→ How to complete this task
Each line from the one containing "Assign causality strokes" through the last line of the entries below is to be transcribed exactly. Nothing else belongs in the reply.

→ Records for the task
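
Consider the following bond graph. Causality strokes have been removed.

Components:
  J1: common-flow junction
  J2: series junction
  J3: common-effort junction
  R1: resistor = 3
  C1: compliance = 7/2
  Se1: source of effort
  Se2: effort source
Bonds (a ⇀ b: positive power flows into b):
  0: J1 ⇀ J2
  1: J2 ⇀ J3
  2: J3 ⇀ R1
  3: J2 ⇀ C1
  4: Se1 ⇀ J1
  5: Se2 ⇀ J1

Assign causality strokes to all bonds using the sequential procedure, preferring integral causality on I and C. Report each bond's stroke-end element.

#4 |J1  (Se1 (Se) sets effort on bond)
#5 |J1  (Se2 fixes effort; stroke away)
#0 |J2  (closing 1-jn rule on J1)
#3 |J2  (prefer integral on C1)
#1 |J3  (J2 needs exactly one f-in)
#2 |R1  (J3 effort already set via bond 1)

β0 stroke→J2
β1 stroke→J3
β2 stroke→R1
β3 stroke→J2
β4 stroke→J1
β5 stroke→J1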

→ Written answer
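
Assign causality strokes to all bonds using the sequential procedure, preferring integral causality on I and C. Report each bond's stroke-end element.

#4 |J1  (Se1 (Se) sets effort on bond)
#5 |J1  (Se2 fixes effort; stroke away)
#0 |J2  (closing 1-jn rule on J1)
#3 |J2  (prefer integral on C1)
#1 |J3  (J2 needs exactly one f-in)
#2 |R1  (J3 effort already set via bond 1)

β0 stroke→J2
β1 stroke→J3
β2 stroke→R1
β3 stroke→J2
β4 stroke→J1
β5 stroke→J1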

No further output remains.